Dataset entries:
== Segment start ==

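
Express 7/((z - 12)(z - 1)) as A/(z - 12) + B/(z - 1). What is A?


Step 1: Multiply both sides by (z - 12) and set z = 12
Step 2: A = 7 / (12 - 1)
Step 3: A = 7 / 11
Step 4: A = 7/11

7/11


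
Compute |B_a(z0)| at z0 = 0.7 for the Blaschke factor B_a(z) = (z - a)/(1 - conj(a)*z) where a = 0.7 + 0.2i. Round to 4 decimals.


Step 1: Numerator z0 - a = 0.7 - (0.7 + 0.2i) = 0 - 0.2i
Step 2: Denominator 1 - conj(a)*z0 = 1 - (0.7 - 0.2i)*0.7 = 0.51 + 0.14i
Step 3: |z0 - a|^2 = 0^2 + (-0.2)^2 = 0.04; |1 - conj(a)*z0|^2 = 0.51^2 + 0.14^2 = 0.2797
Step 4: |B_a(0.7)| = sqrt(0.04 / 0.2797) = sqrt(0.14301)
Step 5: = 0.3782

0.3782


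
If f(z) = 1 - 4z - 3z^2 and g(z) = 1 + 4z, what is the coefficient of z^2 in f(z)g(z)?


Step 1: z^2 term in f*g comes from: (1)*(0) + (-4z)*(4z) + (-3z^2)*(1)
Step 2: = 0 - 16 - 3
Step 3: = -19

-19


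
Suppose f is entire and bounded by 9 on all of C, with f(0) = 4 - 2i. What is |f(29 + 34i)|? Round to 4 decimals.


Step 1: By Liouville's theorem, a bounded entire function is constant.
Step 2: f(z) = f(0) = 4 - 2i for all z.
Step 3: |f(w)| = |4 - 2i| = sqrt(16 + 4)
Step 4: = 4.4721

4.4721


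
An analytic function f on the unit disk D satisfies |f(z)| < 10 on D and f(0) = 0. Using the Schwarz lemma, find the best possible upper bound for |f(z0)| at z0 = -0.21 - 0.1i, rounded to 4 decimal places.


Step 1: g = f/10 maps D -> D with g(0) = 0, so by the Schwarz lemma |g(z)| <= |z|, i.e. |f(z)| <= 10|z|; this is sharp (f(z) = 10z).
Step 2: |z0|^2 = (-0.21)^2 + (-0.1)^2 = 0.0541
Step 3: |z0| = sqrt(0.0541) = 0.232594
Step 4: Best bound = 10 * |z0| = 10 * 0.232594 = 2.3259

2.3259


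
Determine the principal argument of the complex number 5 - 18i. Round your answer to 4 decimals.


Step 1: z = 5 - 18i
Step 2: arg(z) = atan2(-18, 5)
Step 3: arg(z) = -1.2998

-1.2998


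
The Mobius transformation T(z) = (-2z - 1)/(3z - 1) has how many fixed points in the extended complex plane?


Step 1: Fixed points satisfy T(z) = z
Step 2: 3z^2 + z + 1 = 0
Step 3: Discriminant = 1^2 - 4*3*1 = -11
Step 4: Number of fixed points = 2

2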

== Segment end ==
== Segment start ==

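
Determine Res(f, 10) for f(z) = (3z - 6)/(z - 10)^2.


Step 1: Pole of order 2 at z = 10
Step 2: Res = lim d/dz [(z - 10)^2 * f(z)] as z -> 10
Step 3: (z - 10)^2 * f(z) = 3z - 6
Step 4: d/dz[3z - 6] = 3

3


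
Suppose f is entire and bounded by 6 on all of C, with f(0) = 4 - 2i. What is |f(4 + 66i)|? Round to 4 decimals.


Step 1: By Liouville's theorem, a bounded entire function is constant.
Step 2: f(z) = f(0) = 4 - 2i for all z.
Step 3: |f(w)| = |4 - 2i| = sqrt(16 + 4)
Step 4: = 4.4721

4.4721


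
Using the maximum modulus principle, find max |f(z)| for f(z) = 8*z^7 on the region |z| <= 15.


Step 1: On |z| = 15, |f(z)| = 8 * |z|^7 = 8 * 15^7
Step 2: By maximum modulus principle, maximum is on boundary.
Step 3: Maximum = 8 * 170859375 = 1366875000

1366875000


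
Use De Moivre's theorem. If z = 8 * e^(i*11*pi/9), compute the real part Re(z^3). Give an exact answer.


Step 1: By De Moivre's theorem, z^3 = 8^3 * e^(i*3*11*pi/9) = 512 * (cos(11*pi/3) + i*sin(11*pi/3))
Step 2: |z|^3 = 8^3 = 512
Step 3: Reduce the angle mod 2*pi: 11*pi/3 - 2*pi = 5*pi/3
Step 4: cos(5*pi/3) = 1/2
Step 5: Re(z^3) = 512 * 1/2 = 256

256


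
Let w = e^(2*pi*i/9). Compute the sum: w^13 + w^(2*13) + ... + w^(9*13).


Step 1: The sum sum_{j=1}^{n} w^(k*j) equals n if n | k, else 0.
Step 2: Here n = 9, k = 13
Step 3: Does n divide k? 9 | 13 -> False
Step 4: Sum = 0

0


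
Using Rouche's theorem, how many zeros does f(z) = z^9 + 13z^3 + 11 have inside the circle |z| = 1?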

== Segment end ==
== Segment start ==

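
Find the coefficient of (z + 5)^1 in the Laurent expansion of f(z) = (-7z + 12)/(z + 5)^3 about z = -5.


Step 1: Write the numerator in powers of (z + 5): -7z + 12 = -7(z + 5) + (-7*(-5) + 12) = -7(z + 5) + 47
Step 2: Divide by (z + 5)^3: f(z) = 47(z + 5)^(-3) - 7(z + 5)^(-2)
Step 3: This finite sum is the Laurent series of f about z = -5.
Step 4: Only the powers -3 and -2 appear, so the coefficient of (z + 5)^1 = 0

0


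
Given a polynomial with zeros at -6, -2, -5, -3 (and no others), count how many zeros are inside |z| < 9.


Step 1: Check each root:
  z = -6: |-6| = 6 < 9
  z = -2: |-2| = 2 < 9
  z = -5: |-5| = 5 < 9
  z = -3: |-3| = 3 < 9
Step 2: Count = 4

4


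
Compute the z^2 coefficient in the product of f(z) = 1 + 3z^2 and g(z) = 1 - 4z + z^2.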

== Segment end ==

▶ _Task details_: Look through the data above and return exactly the lines from the one that contains "Let w = e^(2*pi*i/9)." to the one that contains "Using Rouche's theorem, how", inclusive, with nothing else.

▶ _Answer section_:
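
Let w = e^(2*pi*i/9). Compute the sum: w^13 + w^(2*13) + ... + w^(9*13).


Step 1: The sum sum_{j=1}^{n} w^(k*j) equals n if n | k, else 0.
Step 2: Here n = 9, k = 13
Step 3: Does n divide k? 9 | 13 -> False
Step 4: Sum = 0

0


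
Using Rouche's theorem, how many zeros does f(z) = z^9 + 13z^3 + 11 have inside the circle |z| = 1?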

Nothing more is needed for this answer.